====== Supplied records ======
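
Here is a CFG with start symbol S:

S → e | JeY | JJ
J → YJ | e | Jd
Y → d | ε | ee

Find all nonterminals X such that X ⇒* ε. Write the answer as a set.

{Y}

Directly nullable (have an ε-rule): {Y}.
Not nullable: J, S — each has a terminal in every rule's right-hand side or depends on a non-nullable symbol.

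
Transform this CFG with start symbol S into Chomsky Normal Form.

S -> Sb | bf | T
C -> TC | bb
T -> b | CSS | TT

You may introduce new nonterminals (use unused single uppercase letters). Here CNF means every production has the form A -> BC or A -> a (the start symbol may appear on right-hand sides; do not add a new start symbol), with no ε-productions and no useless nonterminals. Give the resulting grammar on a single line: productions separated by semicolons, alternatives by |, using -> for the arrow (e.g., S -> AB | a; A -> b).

S -> b | AB | CD | SA | TT; A -> b; B -> f; C -> AA | TC; D -> SS; E -> SS; T -> b | CE | TT

No ε-productions.
After unit-elimination: S -> b | Sb | TT | bf | CSS; C -> TC | bb; T -> b | TT | CSS.
TERM: introduce A -> b, B -> f and substitute in every rule of length ≥2.
BIN: S -> CSS becomes S -> CD, D -> SS; T -> CSS becomes T -> CE, E -> SS.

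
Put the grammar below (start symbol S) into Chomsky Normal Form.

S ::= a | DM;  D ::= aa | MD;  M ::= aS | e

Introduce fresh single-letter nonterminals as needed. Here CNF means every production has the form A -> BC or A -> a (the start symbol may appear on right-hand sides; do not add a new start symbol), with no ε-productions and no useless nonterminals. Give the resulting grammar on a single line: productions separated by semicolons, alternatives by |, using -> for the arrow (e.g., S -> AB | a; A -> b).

S -> a | DM; A -> a; D -> AA | MD; M -> e | AS

No ε-productions.
No unit productions to eliminate.
TERM: introduce A -> a and substitute in every rule of length ≥2.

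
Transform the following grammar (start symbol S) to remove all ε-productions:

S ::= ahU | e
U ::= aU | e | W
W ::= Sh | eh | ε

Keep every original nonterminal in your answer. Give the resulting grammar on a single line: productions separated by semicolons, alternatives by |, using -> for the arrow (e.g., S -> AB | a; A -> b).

Nullable set: {U, W}.
S -> ahU: U nullable, giving ah | ahU.
U -> W: W nullable, giving W.
U -> aU: U nullable, giving a | aU.
Drop W -> ε.
Unchanged (no nullable symbols): S -> e; U -> e; W -> Sh; W -> eh.

S -> e | ah | ahU; U -> W | a | e | aU; W -> Sh | eh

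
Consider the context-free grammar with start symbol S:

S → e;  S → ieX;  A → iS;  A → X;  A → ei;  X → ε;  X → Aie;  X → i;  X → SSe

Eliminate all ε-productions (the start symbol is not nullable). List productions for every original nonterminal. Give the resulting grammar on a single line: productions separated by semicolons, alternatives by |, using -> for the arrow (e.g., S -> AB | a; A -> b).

Nullable set: {A, X}.
S -> ieX: X nullable, giving ie | ieX.
A -> X: X nullable, giving X.
Drop X -> ε.
X -> Aie: A nullable, giving Aie | ie.
Unchanged (no nullable symbols): S -> e; A -> ei; A -> iS; X -> SSe; X -> i.

S -> e | ie | ieX; A -> X | ei | iS; X -> i | ie | Aie | SSe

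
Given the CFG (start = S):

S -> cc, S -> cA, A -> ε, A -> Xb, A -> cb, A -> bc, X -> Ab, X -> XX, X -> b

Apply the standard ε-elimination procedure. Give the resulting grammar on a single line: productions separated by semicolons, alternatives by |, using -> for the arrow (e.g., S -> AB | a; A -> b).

Nullable set: {A}.
S -> cA: A nullable, giving c | cA.
Drop A -> ε.
X -> Ab: A nullable, giving Ab | b.
Unchanged (no nullable symbols): S -> cc; A -> Xb; A -> bc; A -> cb; X -> XX; X -> b.

S -> c | cA | cc; A -> Xb | bc | cb; X -> b | Ab | XX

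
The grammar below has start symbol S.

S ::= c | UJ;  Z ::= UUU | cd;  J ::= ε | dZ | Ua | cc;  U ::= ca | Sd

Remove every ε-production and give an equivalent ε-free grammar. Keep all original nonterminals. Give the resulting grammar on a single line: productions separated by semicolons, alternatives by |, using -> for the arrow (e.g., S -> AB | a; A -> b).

Nullable set: {J}.
S -> UJ: J nullable, giving U | UJ.
Drop J -> ε.
Unchanged (no nullable symbols): S -> c; J -> Ua; J -> cc; J -> dZ; U -> Sd; U -> ca; Z -> UUU; Z -> cd.

S -> U | c | UJ; J -> Ua | cc | dZ; U -> Sd | ca; Z -> cd | UUU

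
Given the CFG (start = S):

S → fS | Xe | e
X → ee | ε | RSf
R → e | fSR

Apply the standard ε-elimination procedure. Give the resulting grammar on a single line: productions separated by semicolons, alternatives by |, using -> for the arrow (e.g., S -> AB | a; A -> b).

Nullable set: {X}.
S -> Xe: X nullable, giving Xe | e.
Drop X -> ε.
Unchanged (no nullable symbols): S -> e; S -> fS; R -> e; R -> fSR; X -> RSf; X -> ee.

S -> e | Xe | fS; R -> e | fSR; X -> ee | RSf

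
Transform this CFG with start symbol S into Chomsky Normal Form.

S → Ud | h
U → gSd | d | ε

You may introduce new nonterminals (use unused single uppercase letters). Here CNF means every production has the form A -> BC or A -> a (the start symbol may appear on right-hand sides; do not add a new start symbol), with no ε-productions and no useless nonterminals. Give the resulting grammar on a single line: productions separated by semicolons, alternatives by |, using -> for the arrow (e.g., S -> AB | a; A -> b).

Nullable: {U}; after ε-elimination: S -> d | h | Ud; U -> d | gSd.
No unit productions to eliminate.
TERM: introduce A -> d, B -> g and substitute in every rule of length ≥2.
BIN: U -> BSA becomes U -> BC, C -> SA.

S -> d | h | UA; A -> d; B -> g; C -> SA; U -> d | BC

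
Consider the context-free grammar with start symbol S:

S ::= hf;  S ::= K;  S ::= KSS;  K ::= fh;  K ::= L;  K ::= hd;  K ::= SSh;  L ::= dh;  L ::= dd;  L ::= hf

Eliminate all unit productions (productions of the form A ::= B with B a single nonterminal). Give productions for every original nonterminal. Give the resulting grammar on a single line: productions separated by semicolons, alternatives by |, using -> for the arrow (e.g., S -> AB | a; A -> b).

Unit productions: K->L, S->K.
Unit pairs (A ⇒* B via units): (K,L), (S,K), (S,L).
S: inherits non-unit rules of {K, L, S} → KSS | SSh | dd | dh | fh | hd | hf.
K: inherits non-unit rules of {K, L} → SSh | dd | dh | fh | hd | hf.
L: inherits non-unit rules of {L} → dd | dh | hf.

S -> dd | dh | fh | hd | hf | KSS | SSh; K -> dd | dh | fh | hd | hf | SSh; L -> dd | dh | hf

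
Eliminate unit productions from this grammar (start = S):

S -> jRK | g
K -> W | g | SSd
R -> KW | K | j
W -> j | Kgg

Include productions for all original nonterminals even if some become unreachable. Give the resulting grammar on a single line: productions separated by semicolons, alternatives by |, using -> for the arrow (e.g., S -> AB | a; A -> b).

Unit productions: K->W, R->K.
Unit pairs (A ⇒* B via units): (K,W), (R,K), (R,W).
S: inherits non-unit rules of {S} → g | jRK.
K: inherits non-unit rules of {K, W} → Kgg | SSd | g | j.
R: inherits non-unit rules of {K, R, W} → KW | Kgg | SSd | g | j.
W: inherits non-unit rules of {W} → Kgg | j.

S -> g | jRK; K -> g | j | Kgg | SSd; R -> g | j | KW | Kgg | SSd; W -> j | Kgg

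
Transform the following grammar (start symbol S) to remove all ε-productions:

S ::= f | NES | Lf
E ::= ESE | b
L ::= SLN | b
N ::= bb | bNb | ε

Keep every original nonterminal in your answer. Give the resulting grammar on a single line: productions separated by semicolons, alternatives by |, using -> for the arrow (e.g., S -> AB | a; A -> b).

S -> f | ES | Lf | NES; E -> b | ESE; L -> b | SL | SLN; N -> bb | bNb

Nullable set: {N}.
S -> NES: N nullable, giving ES | NES.
L -> SLN: N nullable, giving SL | SLN.
Drop N -> ε.
N -> bNb: N nullable, giving bNb | bb.
Unchanged (no nullable symbols): S -> Lf; S -> f; E -> ESE; E -> b; L -> b; N -> bb.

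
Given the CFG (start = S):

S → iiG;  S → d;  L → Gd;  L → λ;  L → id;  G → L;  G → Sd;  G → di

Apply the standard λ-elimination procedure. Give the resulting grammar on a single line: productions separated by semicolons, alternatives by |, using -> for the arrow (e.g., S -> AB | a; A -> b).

S -> d | ii | iiG; G -> L | Sd | di; L -> d | Gd | id

Nullable set: {G, L}.
S -> iiG: G nullable, giving ii | iiG.
G -> L: L nullable, giving L.
Drop L -> λ.
L -> Gd: G nullable, giving Gd | d.
Unchanged (no nullable symbols): S -> d; G -> Sd; G -> di; L -> id.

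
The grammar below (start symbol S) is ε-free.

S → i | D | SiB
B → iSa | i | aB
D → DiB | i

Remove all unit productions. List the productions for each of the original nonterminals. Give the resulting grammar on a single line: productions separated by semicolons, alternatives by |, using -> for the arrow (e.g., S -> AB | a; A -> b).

Unit productions: S->D.
Unit pairs (A ⇒* B via units): (S,D).
S: inherits non-unit rules of {D, S} → DiB | SiB | i.
B: inherits non-unit rules of {B} → aB | i | iSa.
D: inherits non-unit rules of {D} → DiB | i.

S -> i | DiB | SiB; B -> i | aB | iSa; D -> i | DiB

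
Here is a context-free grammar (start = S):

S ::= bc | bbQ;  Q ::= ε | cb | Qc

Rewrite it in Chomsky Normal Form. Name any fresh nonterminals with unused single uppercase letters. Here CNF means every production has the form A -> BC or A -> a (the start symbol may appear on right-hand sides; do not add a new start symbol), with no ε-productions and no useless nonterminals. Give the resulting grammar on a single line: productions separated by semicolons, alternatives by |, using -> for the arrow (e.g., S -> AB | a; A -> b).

S -> BA | BB | BC; A -> c; B -> b; C -> BQ; Q -> c | AB | QA

Nullable: {Q}; after ε-elimination: S -> bb | bc | bbQ; Q -> c | Qc | cb.
No unit productions to eliminate.
TERM: introduce B -> b, A -> c and substitute in every rule of length ≥2.
BIN: S -> BBQ becomes S -> BC, C -> BQ.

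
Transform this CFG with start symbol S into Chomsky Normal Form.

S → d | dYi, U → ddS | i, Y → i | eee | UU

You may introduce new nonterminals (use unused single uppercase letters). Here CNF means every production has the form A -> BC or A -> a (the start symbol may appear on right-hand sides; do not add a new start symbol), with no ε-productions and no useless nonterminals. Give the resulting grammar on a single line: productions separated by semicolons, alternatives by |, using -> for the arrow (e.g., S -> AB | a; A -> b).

No ε-productions.
No unit productions to eliminate.
TERM: introduce A -> d, C -> e, B -> i and substitute in every rule of length ≥2.
BIN: S -> AYB becomes S -> AD, D -> YB; U -> AAS becomes U -> AE, E -> AS; Y -> CCC becomes Y -> CF, F -> CC.

S -> d | AD; A -> d; B -> i; C -> e; D -> YB; E -> AS; F -> CC; U -> i | AE; Y -> i | CF | UU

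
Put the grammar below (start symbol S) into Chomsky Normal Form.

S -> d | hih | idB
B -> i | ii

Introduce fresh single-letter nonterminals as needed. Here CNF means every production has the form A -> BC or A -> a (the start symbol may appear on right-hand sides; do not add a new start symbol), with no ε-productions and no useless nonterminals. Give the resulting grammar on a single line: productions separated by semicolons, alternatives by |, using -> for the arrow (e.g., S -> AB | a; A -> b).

No ε-productions.
No unit productions to eliminate.
TERM: introduce D -> d, C -> h, A -> i and substitute in every rule of length ≥2.
BIN: S -> ADB becomes S -> AE, E -> DB; S -> CAC becomes S -> CF, F -> AC.

S -> d | AE | CF; A -> i; B -> i | AA; C -> h; D -> d; E -> DB; F -> AC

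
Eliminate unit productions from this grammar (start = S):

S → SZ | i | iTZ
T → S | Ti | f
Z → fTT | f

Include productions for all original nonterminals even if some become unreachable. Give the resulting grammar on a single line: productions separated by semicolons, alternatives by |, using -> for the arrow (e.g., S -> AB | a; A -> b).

S -> i | SZ | iTZ; T -> f | i | SZ | Ti | iTZ; Z -> f | fTT

Unit productions: T->S.
Unit pairs (A ⇒* B via units): (T,S).
S: inherits non-unit rules of {S} → SZ | i | iTZ.
T: inherits non-unit rules of {S, T} → SZ | Ti | f | i | iTZ.
Z: inherits non-unit rules of {Z} → f | fTT.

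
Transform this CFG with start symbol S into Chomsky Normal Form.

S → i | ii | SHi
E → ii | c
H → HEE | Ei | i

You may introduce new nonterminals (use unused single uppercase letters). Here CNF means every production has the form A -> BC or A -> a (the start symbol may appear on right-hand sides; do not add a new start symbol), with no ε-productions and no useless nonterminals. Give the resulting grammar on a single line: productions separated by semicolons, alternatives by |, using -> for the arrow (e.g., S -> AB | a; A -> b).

No ε-productions.
No unit productions to eliminate.
TERM: introduce A -> i and substitute in every rule of length ≥2.
BIN: H -> HEE becomes H -> HB, B -> EE; S -> SHA becomes S -> SC, C -> HA.

S -> i | AA | SC; A -> i; B -> EE; C -> HA; E -> c | AA; H -> i | EA | HB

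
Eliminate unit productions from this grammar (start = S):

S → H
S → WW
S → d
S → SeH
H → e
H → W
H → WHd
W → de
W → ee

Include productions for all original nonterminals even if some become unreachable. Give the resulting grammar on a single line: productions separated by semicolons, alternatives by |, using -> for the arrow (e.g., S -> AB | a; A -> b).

S -> d | e | WW | de | ee | SeH | WHd; H -> e | de | ee | WHd; W -> de | ee

Unit productions: H->W, S->H.
Unit pairs (A ⇒* B via units): (H,W), (S,H), (S,W).
S: inherits non-unit rules of {H, S, W} → SeH | WHd | WW | d | de | e | ee.
H: inherits non-unit rules of {H, W} → WHd | de | e | ee.
W: inherits non-unit rules of {W} → de | ee.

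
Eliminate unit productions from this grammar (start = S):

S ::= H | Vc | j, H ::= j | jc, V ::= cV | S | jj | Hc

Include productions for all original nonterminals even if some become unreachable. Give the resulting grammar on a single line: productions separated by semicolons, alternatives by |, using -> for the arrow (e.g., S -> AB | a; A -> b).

Unit productions: S->H, V->S.
Unit pairs (A ⇒* B via units): (S,H), (V,H), (V,S).
S: inherits non-unit rules of {H, S} → Vc | j | jc.
H: inherits non-unit rules of {H} → j | jc.
V: inherits non-unit rules of {H, S, V} → Hc | Vc | cV | j | jc | jj.

S -> j | Vc | jc; H -> j | jc; V -> j | Hc | Vc | cV | jc | jj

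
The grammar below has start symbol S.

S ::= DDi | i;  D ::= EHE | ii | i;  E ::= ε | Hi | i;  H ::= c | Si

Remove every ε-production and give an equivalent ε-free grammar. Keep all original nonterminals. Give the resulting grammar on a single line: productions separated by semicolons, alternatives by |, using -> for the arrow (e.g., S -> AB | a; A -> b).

S -> i | DDi; D -> H | i | EH | HE | ii | EHE; E -> i | Hi; H -> c | Si

Nullable set: {E}.
D -> EHE: E, E nullable, giving EH | EHE | H | HE.
Drop E -> ε.
Unchanged (no nullable symbols): S -> DDi; S -> i; D -> i; D -> ii; E -> Hi; E -> i; H -> Si; H -> c.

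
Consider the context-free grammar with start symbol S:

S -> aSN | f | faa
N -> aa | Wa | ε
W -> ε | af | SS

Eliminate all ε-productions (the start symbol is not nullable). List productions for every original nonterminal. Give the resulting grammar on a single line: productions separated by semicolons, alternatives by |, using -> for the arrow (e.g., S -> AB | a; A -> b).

S -> f | aS | aSN | faa; N -> a | Wa | aa; W -> SS | af

Nullable set: {N, W}.
S -> aSN: N nullable, giving aS | aSN.
Drop N -> ε.
N -> Wa: W nullable, giving Wa | a.
Drop W -> ε.
Unchanged (no nullable symbols): S -> f; S -> faa; N -> aa; W -> SS; W -> af.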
======
Task directions>
Give again, word for word, the lines of the listing, starting at its first line and ending with the line containing "D ::= aa | MD;".

Result below>
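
Here is a CFG with start symbol S:

S → e | JeY | JJ
J → YJ | e | Jd
Y → d | ε | ee

Find all nonterminals X such that X ⇒* ε. Write the answer as a set.

{Y}

Directly nullable (have an ε-rule): {Y}.
Not nullable: J, S — each has a terminal in every rule's right-hand side or depends on a non-nullable symbol.

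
Transform this CFG with start symbol S into Chomsky Normal Form.

S -> Sb | bf | T
C -> TC | bb
T -> b | CSS | TT

You may introduce new nonterminals (use unused single uppercase letters). Here CNF means every production has the form A -> BC or A -> a (the start symbol may appear on right-hand sides; do not add a new start symbol), with no ε-productions and no useless nonterminals. Give the resulting grammar on a single line: productions separated by semicolons, alternatives by |, using -> for the arrow (e.g., S -> AB | a; A -> b).

S -> b | AB | CD | SA | TT; A -> b; B -> f; C -> AA | TC; D -> SS; E -> SS; T -> b | CE | TT

No ε-productions.
After unit-elimination: S -> b | Sb | TT | bf | CSS; C -> TC | bb; T -> b | TT | CSS.
TERM: introduce A -> b, B -> f and substitute in every rule of length ≥2.
BIN: S -> CSS becomes S -> CD, D -> SS; T -> CSS becomes T -> CE, E -> SS.

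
Put the grammar below (start symbol S) into Chomsky Normal Form.

S ::= a | DM;  D ::= aa | MD;  M ::= aS | e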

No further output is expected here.